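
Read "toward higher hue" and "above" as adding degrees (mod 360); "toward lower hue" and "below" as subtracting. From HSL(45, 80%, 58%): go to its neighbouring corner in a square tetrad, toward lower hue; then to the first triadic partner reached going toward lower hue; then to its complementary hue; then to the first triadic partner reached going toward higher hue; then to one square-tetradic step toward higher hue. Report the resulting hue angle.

−90° (square ↓): 45 − 90 = -45 → -45 + 360 = 315°
−120° (triadic ↓): 315 − 120 = 195°
+180° (complement): 195 + 180 = 375 → 375 − 360 = 15°
+120° (triadic ↑): 15 + 120 = 135°
+90° (square ↑): 135 + 90 = 225°

225°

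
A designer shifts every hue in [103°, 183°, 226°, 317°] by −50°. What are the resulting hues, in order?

103 − 50 = 53°
183 − 50 = 133°
226 − 50 = 176°
317 − 50 = 267°

53°, 133°, 176°, 267°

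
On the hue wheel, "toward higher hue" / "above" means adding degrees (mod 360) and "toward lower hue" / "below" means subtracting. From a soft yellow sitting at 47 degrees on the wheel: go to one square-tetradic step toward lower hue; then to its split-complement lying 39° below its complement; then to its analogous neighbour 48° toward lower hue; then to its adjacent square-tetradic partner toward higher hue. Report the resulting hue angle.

square ↓ −90°: 47 − 90 = -43 → -43 + 360 = 317°
split-comp 39° ↓ +141°: 317 + 141 = 458 → 458 − 360 = 98°
analog 48° ↓ −48°: 98 − 48 = 50°
square ↑ +90°: 50 + 90 = 140°

140°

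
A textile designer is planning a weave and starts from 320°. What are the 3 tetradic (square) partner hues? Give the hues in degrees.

50°, 140° and 230°

A square tetradic scheme places four hues every 90°.
320 + 90 = 410 → 410 − 360 = 50°
320 + 180 = 500 → 500 − 360 = 140°
320 + 270 = 590 → 590 − 360 = 230°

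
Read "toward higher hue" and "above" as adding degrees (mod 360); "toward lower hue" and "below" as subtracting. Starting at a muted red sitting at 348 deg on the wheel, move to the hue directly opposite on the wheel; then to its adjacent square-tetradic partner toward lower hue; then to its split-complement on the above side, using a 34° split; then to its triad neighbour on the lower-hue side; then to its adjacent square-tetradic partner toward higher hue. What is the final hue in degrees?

+180° (complement): 348 + 180 = 528 → 528 − 360 = 168°
−90° (square ↓): 168 − 90 = 78°
+214° (split-comp 34° ↑): 78 + 214 = 292°
−120° (triadic ↓): 292 − 120 = 172°
+90° (square ↑): 172 + 90 = 262°

262°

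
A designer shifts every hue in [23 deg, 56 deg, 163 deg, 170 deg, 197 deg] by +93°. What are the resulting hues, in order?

23 + 93 = 116°
56 + 93 = 149°
163 + 93 = 256°
170 + 93 = 263°
197 + 93 = 290°

116°, 149°, 256°, 263°, 290°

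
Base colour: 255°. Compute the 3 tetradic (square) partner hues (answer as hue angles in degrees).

A square tetradic scheme places four hues every 90°.
255 + 90 = 345°
255 + 180 = 435 → 435 − 360 = 75°
255 + 270 = 525 → 525 − 360 = 165°

345°, 75°, 165°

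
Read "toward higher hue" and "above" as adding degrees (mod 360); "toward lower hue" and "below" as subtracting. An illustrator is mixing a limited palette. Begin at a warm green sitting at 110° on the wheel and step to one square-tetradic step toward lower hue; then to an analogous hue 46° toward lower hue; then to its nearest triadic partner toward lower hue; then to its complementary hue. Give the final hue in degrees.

34°

110 − 90 = 20°   (square ↓)
20 − 46 = -26 → -26 + 360 = 334°   (analog 46° ↓)
334 − 120 = 214°   (triadic ↓)
214 + 180 = 394 → 394 − 360 = 34°   (complement)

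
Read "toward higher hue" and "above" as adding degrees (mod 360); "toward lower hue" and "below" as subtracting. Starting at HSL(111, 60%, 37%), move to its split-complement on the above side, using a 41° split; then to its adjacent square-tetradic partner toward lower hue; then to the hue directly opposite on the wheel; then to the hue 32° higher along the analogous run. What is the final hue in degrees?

94°

split-comp 41° ↑ +221°: 111 + 221 = 332°
square ↓ −90°: 332 − 90 = 242°
complement +180°: 242 + 180 = 422 → 422 − 360 = 62°
analog 32° ↑ +32°: 62 + 32 = 94°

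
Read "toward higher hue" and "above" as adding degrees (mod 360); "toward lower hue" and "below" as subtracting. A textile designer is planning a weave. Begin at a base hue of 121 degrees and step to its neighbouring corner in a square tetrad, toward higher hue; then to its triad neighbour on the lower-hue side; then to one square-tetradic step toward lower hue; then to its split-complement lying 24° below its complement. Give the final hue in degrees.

157°

121 + 90 = 211°   (square ↑)
211 − 120 = 91°   (triadic ↓)
91 − 90 = 1°   (square ↓)
1 + 156 = 157°   (split-comp 24° ↓)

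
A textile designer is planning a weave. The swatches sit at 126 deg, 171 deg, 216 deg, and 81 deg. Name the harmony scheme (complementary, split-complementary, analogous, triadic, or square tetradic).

Sort the hues: 81°, 126°, 171°, 216°.
Successive gaps around the wheel: 45°, 45°, 45°, 225°.
A run of hues at equal small steps (45°) with one large closing gap is an analogous group.

analogous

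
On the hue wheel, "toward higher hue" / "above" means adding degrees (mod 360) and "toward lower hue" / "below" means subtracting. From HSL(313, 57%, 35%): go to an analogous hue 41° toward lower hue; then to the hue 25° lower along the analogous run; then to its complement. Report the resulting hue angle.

−41° (analog 41° ↓): 313 − 41 = 272°
−25° (analog 25° ↓): 272 − 25 = 247°
+180° (complement): 247 + 180 = 427 → 427 − 360 = 67°

67°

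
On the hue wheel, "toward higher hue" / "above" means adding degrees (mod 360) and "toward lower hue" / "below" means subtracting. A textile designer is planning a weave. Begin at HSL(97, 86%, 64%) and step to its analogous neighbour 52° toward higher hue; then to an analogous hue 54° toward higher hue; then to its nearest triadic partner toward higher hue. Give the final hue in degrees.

97 + 52 = 149°   (analog 52° ↑)
149 + 54 = 203°   (analog 54° ↑)
203 + 120 = 323°   (triadic ↑)

323°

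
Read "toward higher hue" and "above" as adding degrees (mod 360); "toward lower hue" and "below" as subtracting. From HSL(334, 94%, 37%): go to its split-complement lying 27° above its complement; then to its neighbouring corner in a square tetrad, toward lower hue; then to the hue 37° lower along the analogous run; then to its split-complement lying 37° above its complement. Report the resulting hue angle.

271°

split-comp 27° ↑ +207°: 334 + 207 = 541 → 541 − 360 = 181°
square ↓ −90°: 181 − 90 = 91°
analog 37° ↓ −37°: 91 − 37 = 54°
split-comp 37° ↑ +217°: 54 + 217 = 271°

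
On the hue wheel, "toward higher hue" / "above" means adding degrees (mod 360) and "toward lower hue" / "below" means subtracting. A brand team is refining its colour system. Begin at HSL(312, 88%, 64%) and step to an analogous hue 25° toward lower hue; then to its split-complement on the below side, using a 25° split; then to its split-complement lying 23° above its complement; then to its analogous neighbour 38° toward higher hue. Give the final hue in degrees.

312 − 25 = 287°   (analog 25° ↓)
287 + 155 = 442 → 442 − 360 = 82°   (split-comp 25° ↓)
82 + 203 = 285°   (split-comp 23° ↑)
285 + 38 = 323°   (analog 38° ↑)

323°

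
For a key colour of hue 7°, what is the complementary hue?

The complement sits 180° across the wheel.
7 + 180 = 187°

187°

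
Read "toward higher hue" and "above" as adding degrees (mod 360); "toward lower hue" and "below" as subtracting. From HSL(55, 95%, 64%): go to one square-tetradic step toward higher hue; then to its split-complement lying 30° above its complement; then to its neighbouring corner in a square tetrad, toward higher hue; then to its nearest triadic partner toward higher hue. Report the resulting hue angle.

205°

+90° (square ↑): 55 + 90 = 145°
+210° (split-comp 30° ↑): 145 + 210 = 355°
+90° (square ↑): 355 + 90 = 445 → 445 − 360 = 85°
+120° (triadic ↑): 85 + 120 = 205°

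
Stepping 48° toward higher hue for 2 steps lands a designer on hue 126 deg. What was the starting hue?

2 steps of 48° (toward higher hue) give a net shift of +96°.
Start = end − shift: 126 − 96 = 30°

30°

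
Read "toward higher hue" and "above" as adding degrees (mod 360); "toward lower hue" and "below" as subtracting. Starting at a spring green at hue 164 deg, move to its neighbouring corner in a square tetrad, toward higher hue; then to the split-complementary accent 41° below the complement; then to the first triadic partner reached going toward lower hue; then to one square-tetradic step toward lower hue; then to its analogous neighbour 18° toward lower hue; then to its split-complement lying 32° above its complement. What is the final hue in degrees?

17°

164 + 90 = 254°   (square ↑)
254 + 139 = 393 → 393 − 360 = 33°   (split-comp 41° ↓)
33 − 120 = -87 → -87 + 360 = 273°   (triadic ↓)
273 − 90 = 183°   (square ↓)
183 − 18 = 165°   (analog 18° ↓)
165 + 212 = 377 → 377 − 360 = 17°   (split-comp 32° ↑)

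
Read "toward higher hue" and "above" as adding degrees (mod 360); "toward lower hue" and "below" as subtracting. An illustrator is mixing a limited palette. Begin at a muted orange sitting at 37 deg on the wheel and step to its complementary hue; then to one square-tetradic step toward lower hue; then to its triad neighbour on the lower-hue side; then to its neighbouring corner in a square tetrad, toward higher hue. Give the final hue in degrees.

97°

complement +180°: 37 + 180 = 217°
square ↓ −90°: 217 − 90 = 127°
triadic ↓ −120°: 127 − 120 = 7°
square ↑ +90°: 7 + 90 = 97°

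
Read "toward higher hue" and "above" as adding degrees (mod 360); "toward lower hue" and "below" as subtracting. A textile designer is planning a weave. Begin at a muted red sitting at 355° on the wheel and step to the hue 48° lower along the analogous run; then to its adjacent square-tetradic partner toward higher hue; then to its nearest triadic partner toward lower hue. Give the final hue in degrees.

−48° (analog 48° ↓): 355 − 48 = 307°
+90° (square ↑): 307 + 90 = 397 → 397 − 360 = 37°
−120° (triadic ↓): 37 − 120 = -83 → -83 + 360 = 277°

277°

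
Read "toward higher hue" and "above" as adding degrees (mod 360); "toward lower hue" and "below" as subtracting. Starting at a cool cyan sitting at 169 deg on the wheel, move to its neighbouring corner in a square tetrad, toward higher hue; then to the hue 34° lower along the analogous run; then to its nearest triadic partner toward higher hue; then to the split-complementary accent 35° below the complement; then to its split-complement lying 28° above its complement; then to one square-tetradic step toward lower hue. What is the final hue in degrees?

169 + 90 = 259°   (square ↑)
259 − 34 = 225°   (analog 34° ↓)
225 + 120 = 345°   (triadic ↑)
345 + 145 = 490 → 490 − 360 = 130°   (split-comp 35° ↓)
130 + 208 = 338°   (split-comp 28° ↑)
338 − 90 = 248°   (square ↓)

248°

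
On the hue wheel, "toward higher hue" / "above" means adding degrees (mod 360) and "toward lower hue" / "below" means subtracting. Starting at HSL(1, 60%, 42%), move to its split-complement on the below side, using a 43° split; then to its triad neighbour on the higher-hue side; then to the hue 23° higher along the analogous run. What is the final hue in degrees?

281°

+137° (split-comp 43° ↓): 1 + 137 = 138°
+120° (triadic ↑): 138 + 120 = 258°
+23° (analog 23° ↑): 258 + 23 = 281°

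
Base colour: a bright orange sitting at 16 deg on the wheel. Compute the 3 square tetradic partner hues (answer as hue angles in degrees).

106°, 196°, 286°

A square tetradic scheme places four hues every 90°.
16 + 90 = 106°
16 + 180 = 196°
16 + 270 = 286°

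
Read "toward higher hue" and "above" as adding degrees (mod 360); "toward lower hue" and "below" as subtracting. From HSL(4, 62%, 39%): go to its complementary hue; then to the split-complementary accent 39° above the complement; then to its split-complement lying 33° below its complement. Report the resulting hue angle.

190°

+180° (complement): 4 + 180 = 184°
+219° (split-comp 39° ↑): 184 + 219 = 403 → 403 − 360 = 43°
+147° (split-comp 33° ↓): 43 + 147 = 190°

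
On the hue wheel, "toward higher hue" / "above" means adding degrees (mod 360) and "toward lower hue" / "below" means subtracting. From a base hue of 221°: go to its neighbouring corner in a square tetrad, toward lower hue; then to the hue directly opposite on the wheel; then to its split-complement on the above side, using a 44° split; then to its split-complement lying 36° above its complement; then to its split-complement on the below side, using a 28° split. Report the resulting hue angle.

−90° (square ↓): 221 − 90 = 131°
+180° (complement): 131 + 180 = 311°
+224° (split-comp 44° ↑): 311 + 224 = 535 → 535 − 360 = 175°
+216° (split-comp 36° ↑): 175 + 216 = 391 → 391 − 360 = 31°
+152° (split-comp 28° ↓): 31 + 152 = 183°

183°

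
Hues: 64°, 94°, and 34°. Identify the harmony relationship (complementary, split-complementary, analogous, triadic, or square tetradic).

Sort the hues: 34°, 64°, 94°.
Successive gaps around the wheel: 30°, 30°, 300°.
A run of hues at equal small steps (30°) with one large closing gap is an analogous group.

analogous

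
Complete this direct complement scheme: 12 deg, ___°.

192°

The complement sits 180° across the wheel.
The full set through 12° is {12°, 192°}.
Given {12°}, the missing hue is 192°.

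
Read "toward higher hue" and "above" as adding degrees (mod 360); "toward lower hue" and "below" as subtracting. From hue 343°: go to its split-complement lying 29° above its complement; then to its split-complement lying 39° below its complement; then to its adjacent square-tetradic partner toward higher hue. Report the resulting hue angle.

63°

343 + 209 = 552 → 552 − 360 = 192°   (split-comp 29° ↑)
192 + 141 = 333°   (split-comp 39° ↓)
333 + 90 = 423 → 423 − 360 = 63°   (square ↑)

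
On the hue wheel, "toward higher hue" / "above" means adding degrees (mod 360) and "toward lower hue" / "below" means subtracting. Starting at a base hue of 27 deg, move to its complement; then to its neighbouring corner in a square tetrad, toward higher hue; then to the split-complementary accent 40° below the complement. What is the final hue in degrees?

77°

27 + 180 = 207°   (complement)
207 + 90 = 297°   (square ↑)
297 + 140 = 437 → 437 − 360 = 77°   (split-comp 40° ↓)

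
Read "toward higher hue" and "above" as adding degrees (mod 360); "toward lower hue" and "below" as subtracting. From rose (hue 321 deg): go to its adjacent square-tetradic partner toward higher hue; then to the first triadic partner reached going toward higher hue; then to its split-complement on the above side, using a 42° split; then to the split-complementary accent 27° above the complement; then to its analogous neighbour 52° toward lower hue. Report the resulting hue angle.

188°

square ↑ +90°: 321 + 90 = 411 → 411 − 360 = 51°
triadic ↑ +120°: 51 + 120 = 171°
split-comp 42° ↑ +222°: 171 + 222 = 393 → 393 − 360 = 33°
split-comp 27° ↑ +207°: 33 + 207 = 240°
analog 52° ↓ −52°: 240 − 52 = 188°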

— Problem statement —
Your answer must be the line holding "subtracting. From hue" plus every later line to the end of the records, copied exactly.

— Output of the task —
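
Read "toward higher hue" and "above" as adding degrees (mod 360); "toward lower hue" and "below" as subtracting. From hue 343°: go to its split-complement lying 29° above its complement; then to its split-complement lying 39° below its complement; then to its adjacent square-tetradic partner toward higher hue. Report the resulting hue angle.

63°

343 + 209 = 552 → 552 − 360 = 192°   (split-comp 29° ↑)
192 + 141 = 333°   (split-comp 39° ↓)
333 + 90 = 423 → 423 − 360 = 63°   (square ↑)

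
On the hue wheel, "toward higher hue" / "above" means adding degrees (mod 360) and "toward lower hue" / "below" means subtracting. Starting at a base hue of 27 deg, move to its complement; then to its neighbouring corner in a square tetrad, toward higher hue; then to the split-complementary accent 40° below the complement. What is the final hue in degrees?

77°

27 + 180 = 207°   (complement)
207 + 90 = 297°   (square ↑)
297 + 140 = 437 → 437 − 360 = 77°   (split-comp 40° ↓)

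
Read "toward higher hue" and "above" as adding degrees (mod 360); "toward lower hue" and "below" as subtracting. From rose (hue 321 deg): go to its adjacent square-tetradic partner toward higher hue; then to the first triadic partner reached going toward higher hue; then to its split-complement on the above side, using a 42° split; then to the split-complementary accent 27° above the complement; then to its analogous neighbour 52° toward lower hue. Report the resulting hue angle.

188°

square ↑ +90°: 321 + 90 = 411 → 411 − 360 = 51°
triadic ↑ +120°: 51 + 120 = 171°
split-comp 42° ↑ +222°: 171 + 222 = 393 → 393 − 360 = 33°
split-comp 27° ↑ +207°: 33 + 207 = 240°
analog 52° ↓ −52°: 240 − 52 = 188°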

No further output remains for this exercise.